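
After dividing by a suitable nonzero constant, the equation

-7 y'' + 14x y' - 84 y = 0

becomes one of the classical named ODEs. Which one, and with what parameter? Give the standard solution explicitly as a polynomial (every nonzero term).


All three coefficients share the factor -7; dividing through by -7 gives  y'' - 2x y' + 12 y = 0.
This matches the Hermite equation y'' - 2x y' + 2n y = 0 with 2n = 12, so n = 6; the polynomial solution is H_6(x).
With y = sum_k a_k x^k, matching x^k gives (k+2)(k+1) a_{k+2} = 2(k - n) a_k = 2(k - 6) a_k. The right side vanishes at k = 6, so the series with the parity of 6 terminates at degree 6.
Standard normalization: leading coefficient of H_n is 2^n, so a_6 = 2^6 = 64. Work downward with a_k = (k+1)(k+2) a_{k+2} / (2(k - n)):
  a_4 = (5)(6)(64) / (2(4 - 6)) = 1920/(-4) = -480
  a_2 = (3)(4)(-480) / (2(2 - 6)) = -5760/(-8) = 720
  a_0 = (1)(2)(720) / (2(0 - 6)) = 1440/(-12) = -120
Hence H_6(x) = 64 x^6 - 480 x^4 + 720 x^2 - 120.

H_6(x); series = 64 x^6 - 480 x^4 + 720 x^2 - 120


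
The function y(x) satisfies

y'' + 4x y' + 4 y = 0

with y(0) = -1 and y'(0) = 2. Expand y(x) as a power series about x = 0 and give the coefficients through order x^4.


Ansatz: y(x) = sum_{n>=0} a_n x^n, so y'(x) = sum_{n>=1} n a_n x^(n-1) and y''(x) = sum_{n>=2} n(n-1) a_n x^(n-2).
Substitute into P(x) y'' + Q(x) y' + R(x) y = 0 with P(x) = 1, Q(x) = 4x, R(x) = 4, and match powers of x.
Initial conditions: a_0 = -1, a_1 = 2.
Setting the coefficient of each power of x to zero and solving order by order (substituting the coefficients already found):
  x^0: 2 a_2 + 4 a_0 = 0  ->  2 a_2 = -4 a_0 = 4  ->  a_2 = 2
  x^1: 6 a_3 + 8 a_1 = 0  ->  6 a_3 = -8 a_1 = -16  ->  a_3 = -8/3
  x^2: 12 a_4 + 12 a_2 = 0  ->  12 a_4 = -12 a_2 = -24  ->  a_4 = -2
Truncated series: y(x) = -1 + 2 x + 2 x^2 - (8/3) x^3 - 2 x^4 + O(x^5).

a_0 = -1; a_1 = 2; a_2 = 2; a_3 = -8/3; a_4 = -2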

# # # #

Exactly as they stand, restate all the lines of the listing.

### RESULT FOR THIS EXERCISE
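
After dividing by a suitable nonzero constant, the equation

-7 y'' + 14x y' - 84 y = 0

becomes one of the classical named ODEs. Which one, and with what parameter? Give the standard solution explicitly as a polynomial (every nonzero term).


All three coefficients share the factor -7; dividing through by -7 gives  y'' - 2x y' + 12 y = 0.
This matches the Hermite equation y'' - 2x y' + 2n y = 0 with 2n = 12, so n = 6; the polynomial solution is H_6(x).
With y = sum_k a_k x^k, matching x^k gives (k+2)(k+1) a_{k+2} = 2(k - n) a_k = 2(k - 6) a_k. The right side vanishes at k = 6, so the series with the parity of 6 terminates at degree 6.
Standard normalization: leading coefficient of H_n is 2^n, so a_6 = 2^6 = 64. Work downward with a_k = (k+1)(k+2) a_{k+2} / (2(k - n)):
  a_4 = (5)(6)(64) / (2(4 - 6)) = 1920/(-4) = -480
  a_2 = (3)(4)(-480) / (2(2 - 6)) = -5760/(-8) = 720
  a_0 = (1)(2)(720) / (2(0 - 6)) = 1440/(-12) = -120
Hence H_6(x) = 64 x^6 - 480 x^4 + 720 x^2 - 120.

H_6(x); series = 64 x^6 - 480 x^4 + 720 x^2 - 120


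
The function y(x) satisfies

y'' + 4x y' + 4 y = 0

with y(0) = -1 and y'(0) = 2. Expand y(x) as a power series about x = 0 and give the coefficients through order x^4.


Ansatz: y(x) = sum_{n>=0} a_n x^n, so y'(x) = sum_{n>=1} n a_n x^(n-1) and y''(x) = sum_{n>=2} n(n-1) a_n x^(n-2).
Substitute into P(x) y'' + Q(x) y' + R(x) y = 0 with P(x) = 1, Q(x) = 4x, R(x) = 4, and match powers of x.
Initial conditions: a_0 = -1, a_1 = 2.
Setting the coefficient of each power of x to zero and solving order by order (substituting the coefficients already found):
  x^0: 2 a_2 + 4 a_0 = 0  ->  2 a_2 = -4 a_0 = 4  ->  a_2 = 2
  x^1: 6 a_3 + 8 a_1 = 0  ->  6 a_3 = -8 a_1 = -16  ->  a_3 = -8/3
  x^2: 12 a_4 + 12 a_2 = 0  ->  12 a_4 = -12 a_2 = -24  ->  a_4 = -2
Truncated series: y(x) = -1 + 2 x + 2 x^2 - (8/3) x^3 - 2 x^4 + O(x^5).

a_0 = -1; a_1 = 2; a_2 = 2; a_3 = -8/3; a_4 = -2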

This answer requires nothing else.